* **ACTIVITY**:
Report each line of the listing that carries the word "idempotent".

╭─ AVAILABLE RECORDS

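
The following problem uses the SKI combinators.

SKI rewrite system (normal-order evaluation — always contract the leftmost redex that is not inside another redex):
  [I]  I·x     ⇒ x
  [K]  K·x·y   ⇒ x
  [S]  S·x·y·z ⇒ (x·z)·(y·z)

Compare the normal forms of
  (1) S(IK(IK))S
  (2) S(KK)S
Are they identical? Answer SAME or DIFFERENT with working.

Term A:
  start: S(IK(IK))S
  step 1: S(K(IK))S
  step 2: S(KK)S

Term B:
  start: S(KK)S

Answer: SAME — A ⇓ S(KK)S, B ⇓ S(KK)S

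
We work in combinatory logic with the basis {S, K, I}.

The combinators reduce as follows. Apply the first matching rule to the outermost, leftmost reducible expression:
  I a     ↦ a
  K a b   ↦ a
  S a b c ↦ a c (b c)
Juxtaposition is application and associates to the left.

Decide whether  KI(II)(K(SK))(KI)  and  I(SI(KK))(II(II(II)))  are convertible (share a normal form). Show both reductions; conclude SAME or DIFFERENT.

Term A:
  start: KI(II)(K(SK))(KI)
  →1  I(K(SK))(KI)
  →2  K(SK)(KI)
  →3  SK

Term B:
  start: I(SI(KK))(II(II(II)))
  →1  SI(KK)(II(II(II)))
  →2  I(II(II(II)))(KK(II(II(II))))
  →3  II(II(II))(KK(II(II(II))))
  →4  I(II(II))(KK(II(II(II))))
  →5  II(II)(KK(II(II(II))))
  →6  I(II)(KK(II(II(II))))
  →7  II(KK(II(II(II))))
  →8  I(KK(II(II(II))))
  →9  KK(II(II(II)))
  →10  K

Answer: DIFFERENT — A ⇓ SK, B ⇓ K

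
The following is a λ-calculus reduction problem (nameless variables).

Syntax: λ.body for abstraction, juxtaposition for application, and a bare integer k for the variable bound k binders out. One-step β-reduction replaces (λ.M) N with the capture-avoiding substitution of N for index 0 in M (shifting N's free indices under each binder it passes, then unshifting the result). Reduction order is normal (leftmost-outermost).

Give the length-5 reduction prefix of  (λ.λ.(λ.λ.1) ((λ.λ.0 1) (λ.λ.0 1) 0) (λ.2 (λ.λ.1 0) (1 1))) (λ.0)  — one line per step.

Answer: after 5 steps: λ.0 (λ.λ.0 1)

Working:
  start: (λ.λ.(λ.λ.1) ((λ.λ.0 1) (λ.λ.0 1) 0) (λ.2 (λ.λ.1 0) (1 1))) (λ.0)
  [1] λ.(λ.λ.1) ((λ.λ.0 1) (λ.λ.0 1) 0) (λ.(λ.0) (λ.λ.1 0) (1 1))
  [2] λ.(λ.(λ.λ.0 1) (λ.λ.0 1) 1) (λ.(λ.0) (λ.λ.1 0) (1 1))
  [3] λ.(λ.λ.0 1) (λ.λ.0 1) 0
  [4] λ.(λ.0 (λ.λ.0 1)) 0
  [5] λ.0 (λ.λ.0 1)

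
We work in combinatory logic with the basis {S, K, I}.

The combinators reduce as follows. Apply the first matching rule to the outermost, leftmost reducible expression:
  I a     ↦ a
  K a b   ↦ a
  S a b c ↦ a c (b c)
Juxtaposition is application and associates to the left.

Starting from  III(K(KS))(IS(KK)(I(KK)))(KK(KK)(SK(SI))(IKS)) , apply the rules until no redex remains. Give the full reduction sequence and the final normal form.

  start: III(K(KS))(IS(KK)(I(KK)))(KK(KK)(SK(SI))(IKS))
  [1] II(K(KS))(IS(KK)(I(KK)))(KK(KK)(SK(SI))(IKS))
  [2] I(K(KS))(IS(KK)(I(KK)))(KK(KK)(SK(SI))(IKS))
  [3] K(KS)(IS(KK)(I(KK)))(KK(KK)(SK(SI))(IKS))
  [4] KS(KK(KK)(SK(SI))(IKS))
  [5] S

Answer: normal form = S  (in 5 steps)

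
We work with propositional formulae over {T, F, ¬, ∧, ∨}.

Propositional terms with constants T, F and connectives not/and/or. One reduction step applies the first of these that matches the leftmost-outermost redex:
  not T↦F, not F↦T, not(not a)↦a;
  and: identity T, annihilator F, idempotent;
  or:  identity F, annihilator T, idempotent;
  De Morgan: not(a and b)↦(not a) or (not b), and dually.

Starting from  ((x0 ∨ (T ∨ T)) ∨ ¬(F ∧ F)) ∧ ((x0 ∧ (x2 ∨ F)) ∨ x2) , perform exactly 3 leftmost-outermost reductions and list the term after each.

  start: ((x0 ∨ (T ∨ T)) ∨ ¬(F ∧ F)) ∧ ((x0 ∧ (x2 ∨ F)) ∨ x2)
  [1] ((x0 ∨ T) ∨ ¬(F ∧ F)) ∧ ((x0 ∧ (x2 ∨ F)) ∨ x2)
  [2] (T ∨ ¬(F ∧ F)) ∧ ((x0 ∧ (x2 ∨ F)) ∨ x2)
  [3] T ∧ ((x0 ∧ (x2 ∨ F)) ∨ x2)

Answer: after 3 steps: T ∧ ((x0 ∧ (x2 ∨ F)) ∨ x2)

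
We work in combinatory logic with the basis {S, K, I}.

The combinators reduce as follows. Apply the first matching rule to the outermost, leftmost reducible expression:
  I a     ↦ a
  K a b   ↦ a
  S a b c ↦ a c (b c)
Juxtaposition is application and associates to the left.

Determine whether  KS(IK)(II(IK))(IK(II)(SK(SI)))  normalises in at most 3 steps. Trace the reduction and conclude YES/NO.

Answer: NO — after 3 steps the term is S(IK)(IK(II)(SK(SI))), not yet normal

Working:
  start: KS(IK)(II(IK))(IK(II)(SK(SI)))
  step 1: S(II(IK))(IK(II)(SK(SI)))
  step 2: S(I(IK))(IK(II)(SK(SI)))
  step 3: S(IK)(IK(II)(SK(SI)))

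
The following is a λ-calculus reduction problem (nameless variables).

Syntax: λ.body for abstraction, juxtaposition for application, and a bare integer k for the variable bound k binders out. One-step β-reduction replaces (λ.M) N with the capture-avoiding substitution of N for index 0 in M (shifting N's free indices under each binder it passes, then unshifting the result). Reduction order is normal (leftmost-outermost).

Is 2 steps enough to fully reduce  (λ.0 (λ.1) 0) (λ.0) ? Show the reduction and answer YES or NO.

Answer: NO — after 2 steps the term is (λ.λ.0) (λ.0), not yet normal

Working:
  start: (λ.0 (λ.1) 0) (λ.0)
  [1] (λ.0) (λ.λ.0) (λ.0)
  [2] (λ.λ.0) (λ.0)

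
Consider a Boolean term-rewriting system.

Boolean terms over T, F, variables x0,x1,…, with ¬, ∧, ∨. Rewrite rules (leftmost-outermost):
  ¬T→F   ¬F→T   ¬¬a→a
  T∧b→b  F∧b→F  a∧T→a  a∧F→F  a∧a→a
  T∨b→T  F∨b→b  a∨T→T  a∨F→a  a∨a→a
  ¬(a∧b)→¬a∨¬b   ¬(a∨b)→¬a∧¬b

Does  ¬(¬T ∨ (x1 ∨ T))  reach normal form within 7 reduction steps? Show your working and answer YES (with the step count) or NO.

Answer: YES — reaches normal form F in 6 ≤ 7 steps

Working:
  start: ¬(¬T ∨ (x1 ∨ T))
  step 1: ¬¬T ∧ ¬(x1 ∨ T)
  step 2: T ∧ ¬(x1 ∨ T)
  step 3: ¬(x1 ∨ T)
  step 4: ¬x1 ∧ ¬T
  step 5: ¬x1 ∧ F
  step 6: F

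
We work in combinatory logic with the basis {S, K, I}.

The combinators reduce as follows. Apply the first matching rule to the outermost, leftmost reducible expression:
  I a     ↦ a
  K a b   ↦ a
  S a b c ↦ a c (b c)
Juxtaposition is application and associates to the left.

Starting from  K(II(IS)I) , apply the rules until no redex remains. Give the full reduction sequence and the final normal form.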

╰─

* **OUTPUT OF THE TASK**:
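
  and: identity T, annihilator F, idempotent;
  or:  identity F, annihilator T, idempotent;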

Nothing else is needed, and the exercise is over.